Extracted material -
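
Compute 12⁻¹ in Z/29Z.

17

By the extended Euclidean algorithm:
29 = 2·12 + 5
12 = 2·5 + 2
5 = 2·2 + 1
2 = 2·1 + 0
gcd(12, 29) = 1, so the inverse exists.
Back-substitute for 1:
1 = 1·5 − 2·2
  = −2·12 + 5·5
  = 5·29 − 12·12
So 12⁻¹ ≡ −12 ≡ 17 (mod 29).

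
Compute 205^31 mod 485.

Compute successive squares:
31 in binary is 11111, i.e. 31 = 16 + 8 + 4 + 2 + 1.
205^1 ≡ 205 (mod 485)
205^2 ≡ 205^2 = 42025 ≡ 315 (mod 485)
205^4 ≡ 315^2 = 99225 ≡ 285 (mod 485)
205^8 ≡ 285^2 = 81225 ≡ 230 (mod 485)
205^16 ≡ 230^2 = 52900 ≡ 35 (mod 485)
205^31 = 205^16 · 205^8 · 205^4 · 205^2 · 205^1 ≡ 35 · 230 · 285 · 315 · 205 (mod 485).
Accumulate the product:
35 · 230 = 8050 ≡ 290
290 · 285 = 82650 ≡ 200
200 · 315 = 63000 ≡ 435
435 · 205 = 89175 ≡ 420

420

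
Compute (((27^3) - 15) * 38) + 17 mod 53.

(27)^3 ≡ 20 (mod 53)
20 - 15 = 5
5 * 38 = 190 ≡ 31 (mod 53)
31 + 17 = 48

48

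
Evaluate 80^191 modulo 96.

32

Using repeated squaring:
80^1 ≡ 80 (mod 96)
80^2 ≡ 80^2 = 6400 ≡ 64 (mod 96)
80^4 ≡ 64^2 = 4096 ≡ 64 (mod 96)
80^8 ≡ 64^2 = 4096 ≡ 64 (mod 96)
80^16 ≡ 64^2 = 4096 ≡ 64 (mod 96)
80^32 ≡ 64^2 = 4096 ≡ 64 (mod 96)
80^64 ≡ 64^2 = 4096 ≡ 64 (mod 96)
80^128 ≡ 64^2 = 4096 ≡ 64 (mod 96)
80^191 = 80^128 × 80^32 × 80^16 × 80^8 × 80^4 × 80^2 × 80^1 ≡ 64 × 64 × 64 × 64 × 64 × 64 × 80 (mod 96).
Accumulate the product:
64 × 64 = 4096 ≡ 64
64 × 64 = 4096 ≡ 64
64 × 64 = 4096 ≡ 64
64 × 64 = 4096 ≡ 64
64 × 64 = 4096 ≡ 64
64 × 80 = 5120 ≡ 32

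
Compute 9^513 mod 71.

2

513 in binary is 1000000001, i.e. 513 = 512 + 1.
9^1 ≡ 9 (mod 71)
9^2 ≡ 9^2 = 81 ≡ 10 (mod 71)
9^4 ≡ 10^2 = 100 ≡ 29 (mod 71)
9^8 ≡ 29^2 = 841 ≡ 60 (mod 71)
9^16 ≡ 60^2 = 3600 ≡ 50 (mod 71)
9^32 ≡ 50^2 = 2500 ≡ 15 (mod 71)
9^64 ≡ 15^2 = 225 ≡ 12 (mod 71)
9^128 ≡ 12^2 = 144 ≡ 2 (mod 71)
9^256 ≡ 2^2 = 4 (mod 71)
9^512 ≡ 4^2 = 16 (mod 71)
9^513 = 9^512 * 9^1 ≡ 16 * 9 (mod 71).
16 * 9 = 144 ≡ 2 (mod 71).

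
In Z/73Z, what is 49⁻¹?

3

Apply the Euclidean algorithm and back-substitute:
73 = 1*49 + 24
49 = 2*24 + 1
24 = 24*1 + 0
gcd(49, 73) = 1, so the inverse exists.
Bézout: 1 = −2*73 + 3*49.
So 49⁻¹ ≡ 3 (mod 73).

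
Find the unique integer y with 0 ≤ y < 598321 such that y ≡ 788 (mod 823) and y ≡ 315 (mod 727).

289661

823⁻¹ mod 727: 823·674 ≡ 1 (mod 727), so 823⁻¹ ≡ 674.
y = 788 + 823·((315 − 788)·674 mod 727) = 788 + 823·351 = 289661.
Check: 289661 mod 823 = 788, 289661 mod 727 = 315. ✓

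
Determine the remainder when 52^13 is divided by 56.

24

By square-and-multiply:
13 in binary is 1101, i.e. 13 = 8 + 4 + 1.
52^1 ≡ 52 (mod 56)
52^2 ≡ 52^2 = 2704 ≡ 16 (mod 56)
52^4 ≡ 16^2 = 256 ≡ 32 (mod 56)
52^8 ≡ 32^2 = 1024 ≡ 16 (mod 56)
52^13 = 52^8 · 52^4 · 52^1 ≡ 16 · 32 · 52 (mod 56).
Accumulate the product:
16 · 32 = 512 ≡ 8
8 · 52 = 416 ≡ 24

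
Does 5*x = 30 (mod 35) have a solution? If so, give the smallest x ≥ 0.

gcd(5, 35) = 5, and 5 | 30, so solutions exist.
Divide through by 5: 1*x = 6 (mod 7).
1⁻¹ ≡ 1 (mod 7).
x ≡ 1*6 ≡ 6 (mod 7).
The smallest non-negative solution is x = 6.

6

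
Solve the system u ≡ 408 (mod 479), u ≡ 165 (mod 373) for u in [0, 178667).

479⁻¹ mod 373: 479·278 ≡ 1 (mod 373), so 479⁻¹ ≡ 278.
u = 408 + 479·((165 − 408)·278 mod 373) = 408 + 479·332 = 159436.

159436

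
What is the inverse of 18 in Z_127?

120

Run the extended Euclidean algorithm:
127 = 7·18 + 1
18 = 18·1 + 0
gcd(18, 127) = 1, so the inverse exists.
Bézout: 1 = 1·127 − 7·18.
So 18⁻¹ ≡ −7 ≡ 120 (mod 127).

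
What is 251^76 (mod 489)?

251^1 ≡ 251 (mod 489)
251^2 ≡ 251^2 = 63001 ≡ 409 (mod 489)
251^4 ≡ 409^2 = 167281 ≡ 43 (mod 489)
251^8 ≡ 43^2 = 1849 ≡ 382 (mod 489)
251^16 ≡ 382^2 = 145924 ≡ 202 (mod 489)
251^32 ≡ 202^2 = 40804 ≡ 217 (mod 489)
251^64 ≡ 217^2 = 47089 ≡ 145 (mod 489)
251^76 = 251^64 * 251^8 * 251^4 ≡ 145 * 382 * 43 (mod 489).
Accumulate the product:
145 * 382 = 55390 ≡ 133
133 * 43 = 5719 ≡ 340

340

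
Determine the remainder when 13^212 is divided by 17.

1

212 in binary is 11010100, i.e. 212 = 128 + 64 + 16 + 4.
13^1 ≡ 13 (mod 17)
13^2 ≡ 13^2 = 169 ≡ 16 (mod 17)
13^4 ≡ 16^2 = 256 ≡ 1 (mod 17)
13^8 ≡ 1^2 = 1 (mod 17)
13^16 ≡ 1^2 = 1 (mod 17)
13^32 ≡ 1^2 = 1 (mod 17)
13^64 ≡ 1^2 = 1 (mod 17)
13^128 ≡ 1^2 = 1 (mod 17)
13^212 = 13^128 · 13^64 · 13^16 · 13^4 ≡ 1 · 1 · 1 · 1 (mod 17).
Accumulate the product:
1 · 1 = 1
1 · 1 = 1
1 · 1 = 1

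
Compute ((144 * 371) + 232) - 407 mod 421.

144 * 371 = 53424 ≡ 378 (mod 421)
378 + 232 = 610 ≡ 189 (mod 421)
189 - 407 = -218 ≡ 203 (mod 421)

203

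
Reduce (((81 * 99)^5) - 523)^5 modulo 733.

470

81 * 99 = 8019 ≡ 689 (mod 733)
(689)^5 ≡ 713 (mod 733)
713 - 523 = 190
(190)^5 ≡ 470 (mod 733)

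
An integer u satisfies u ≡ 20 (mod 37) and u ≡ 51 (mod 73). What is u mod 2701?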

Directions - Everything in the data should be copied exactly. Leave nothing out.

Answer to this exercise -
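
Compute 12⁻¹ in Z/29Z.

17

By the extended Euclidean algorithm:
29 = 2·12 + 5
12 = 2·5 + 2
5 = 2·2 + 1
2 = 2·1 + 0
gcd(12, 29) = 1, so the inverse exists.
Back-substitute for 1:
1 = 1·5 − 2·2
  = −2·12 + 5·5
  = 5·29 − 12·12
So 12⁻¹ ≡ −12 ≡ 17 (mod 29).

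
Compute 205^31 mod 485.

Compute successive squares:
31 in binary is 11111, i.e. 31 = 16 + 8 + 4 + 2 + 1.
205^1 ≡ 205 (mod 485)
205^2 ≡ 205^2 = 42025 ≡ 315 (mod 485)
205^4 ≡ 315^2 = 99225 ≡ 285 (mod 485)
205^8 ≡ 285^2 = 81225 ≡ 230 (mod 485)
205^16 ≡ 230^2 = 52900 ≡ 35 (mod 485)
205^31 = 205^16 · 205^8 · 205^4 · 205^2 · 205^1 ≡ 35 · 230 · 285 · 315 · 205 (mod 485).
Accumulate the product:
35 · 230 = 8050 ≡ 290
290 · 285 = 82650 ≡ 200
200 · 315 = 63000 ≡ 435
435 · 205 = 89175 ≡ 420

420

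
Compute (((27^3) - 15) * 38) + 17 mod 53.

(27)^3 ≡ 20 (mod 53)
20 - 15 = 5
5 * 38 = 190 ≡ 31 (mod 53)
31 + 17 = 48

48

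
Evaluate 80^191 modulo 96.

32

Using repeated squaring:
80^1 ≡ 80 (mod 96)
80^2 ≡ 80^2 = 6400 ≡ 64 (mod 96)
80^4 ≡ 64^2 = 4096 ≡ 64 (mod 96)
80^8 ≡ 64^2 = 4096 ≡ 64 (mod 96)
80^16 ≡ 64^2 = 4096 ≡ 64 (mod 96)
80^32 ≡ 64^2 = 4096 ≡ 64 (mod 96)
80^64 ≡ 64^2 = 4096 ≡ 64 (mod 96)
80^128 ≡ 64^2 = 4096 ≡ 64 (mod 96)
80^191 = 80^128 × 80^32 × 80^16 × 80^8 × 80^4 × 80^2 × 80^1 ≡ 64 × 64 × 64 × 64 × 64 × 64 × 80 (mod 96).
Accumulate the product:
64 × 64 = 4096 ≡ 64
64 × 64 = 4096 ≡ 64
64 × 64 = 4096 ≡ 64
64 × 64 = 4096 ≡ 64
64 × 64 = 4096 ≡ 64
64 × 80 = 5120 ≡ 32

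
Compute 9^513 mod 71.

2

513 in binary is 1000000001, i.e. 513 = 512 + 1.
9^1 ≡ 9 (mod 71)
9^2 ≡ 9^2 = 81 ≡ 10 (mod 71)
9^4 ≡ 10^2 = 100 ≡ 29 (mod 71)
9^8 ≡ 29^2 = 841 ≡ 60 (mod 71)
9^16 ≡ 60^2 = 3600 ≡ 50 (mod 71)
9^32 ≡ 50^2 = 2500 ≡ 15 (mod 71)
9^64 ≡ 15^2 = 225 ≡ 12 (mod 71)
9^128 ≡ 12^2 = 144 ≡ 2 (mod 71)
9^256 ≡ 2^2 = 4 (mod 71)
9^512 ≡ 4^2 = 16 (mod 71)
9^513 = 9^512 * 9^1 ≡ 16 * 9 (mod 71).
16 * 9 = 144 ≡ 2 (mod 71).

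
In Z/73Z, what is 49⁻¹?

3

Apply the Euclidean algorithm and back-substitute:
73 = 1*49 + 24
49 = 2*24 + 1
24 = 24*1 + 0
gcd(49, 73) = 1, so the inverse exists.
Bézout: 1 = −2*73 + 3*49.
So 49⁻¹ ≡ 3 (mod 73).

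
Find the unique integer y with 0 ≤ y < 598321 such that y ≡ 788 (mod 823) and y ≡ 315 (mod 727).

289661

823⁻¹ mod 727: 823·674 ≡ 1 (mod 727), so 823⁻¹ ≡ 674.
y = 788 + 823·((315 − 788)·674 mod 727) = 788 + 823·351 = 289661.
Check: 289661 mod 823 = 788, 289661 mod 727 = 315. ✓

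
Determine the remainder when 52^13 is divided by 56.

24

By square-and-multiply:
13 in binary is 1101, i.e. 13 = 8 + 4 + 1.
52^1 ≡ 52 (mod 56)
52^2 ≡ 52^2 = 2704 ≡ 16 (mod 56)
52^4 ≡ 16^2 = 256 ≡ 32 (mod 56)
52^8 ≡ 32^2 = 1024 ≡ 16 (mod 56)
52^13 = 52^8 · 52^4 · 52^1 ≡ 16 · 32 · 52 (mod 56).
Accumulate the product:
16 · 32 = 512 ≡ 8
8 · 52 = 416 ≡ 24

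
Does 5*x = 30 (mod 35) have a solution? If so, give the smallest x ≥ 0.

gcd(5, 35) = 5, and 5 | 30, so solutions exist.
Divide through by 5: 1*x = 6 (mod 7).
1⁻¹ ≡ 1 (mod 7).
x ≡ 1*6 ≡ 6 (mod 7).
The smallest non-negative solution is x = 6.

6

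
Solve the system u ≡ 408 (mod 479), u ≡ 165 (mod 373) for u in [0, 178667).

479⁻¹ mod 373: 479·278 ≡ 1 (mod 373), so 479⁻¹ ≡ 278.
u = 408 + 479·((165 − 408)·278 mod 373) = 408 + 479·332 = 159436.

159436

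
What is the inverse of 18 in Z_127?

120

Run the extended Euclidean algorithm:
127 = 7·18 + 1
18 = 18·1 + 0
gcd(18, 127) = 1, so the inverse exists.
Bézout: 1 = 1·127 − 7·18.
So 18⁻¹ ≡ −7 ≡ 120 (mod 127).

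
What is 251^76 (mod 489)?

251^1 ≡ 251 (mod 489)
251^2 ≡ 251^2 = 63001 ≡ 409 (mod 489)
251^4 ≡ 409^2 = 167281 ≡ 43 (mod 489)
251^8 ≡ 43^2 = 1849 ≡ 382 (mod 489)
251^16 ≡ 382^2 = 145924 ≡ 202 (mod 489)
251^32 ≡ 202^2 = 40804 ≡ 217 (mod 489)
251^64 ≡ 217^2 = 47089 ≡ 145 (mod 489)
251^76 = 251^64 * 251^8 * 251^4 ≡ 145 * 382 * 43 (mod 489).
Accumulate the product:
145 * 382 = 55390 ≡ 133
133 * 43 = 5719 ≡ 340

340

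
Determine the remainder when 13^212 is divided by 17.

1

212 in binary is 11010100, i.e. 212 = 128 + 64 + 16 + 4.
13^1 ≡ 13 (mod 17)
13^2 ≡ 13^2 = 169 ≡ 16 (mod 17)
13^4 ≡ 16^2 = 256 ≡ 1 (mod 17)
13^8 ≡ 1^2 = 1 (mod 17)
13^16 ≡ 1^2 = 1 (mod 17)
13^32 ≡ 1^2 = 1 (mod 17)
13^64 ≡ 1^2 = 1 (mod 17)
13^128 ≡ 1^2 = 1 (mod 17)
13^212 = 13^128 · 13^64 · 13^16 · 13^4 ≡ 1 · 1 · 1 · 1 (mod 17).
Accumulate the product:
1 · 1 = 1
1 · 1 = 1
1 · 1 = 1

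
Compute ((144 * 371) + 232) - 407 mod 421.

144 * 371 = 53424 ≡ 378 (mod 421)
378 + 232 = 610 ≡ 189 (mod 421)
189 - 407 = -218 ≡ 203 (mod 421)

203

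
Reduce (((81 * 99)^5) - 523)^5 modulo 733.

470

81 * 99 = 8019 ≡ 689 (mod 733)
(689)^5 ≡ 713 (mod 733)
713 - 523 = 190
(190)^5 ≡ 470 (mod 733)

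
An integer u satisfies u ≡ 20 (mod 37) and u ≡ 51 (mod 73). What is u mod 2701?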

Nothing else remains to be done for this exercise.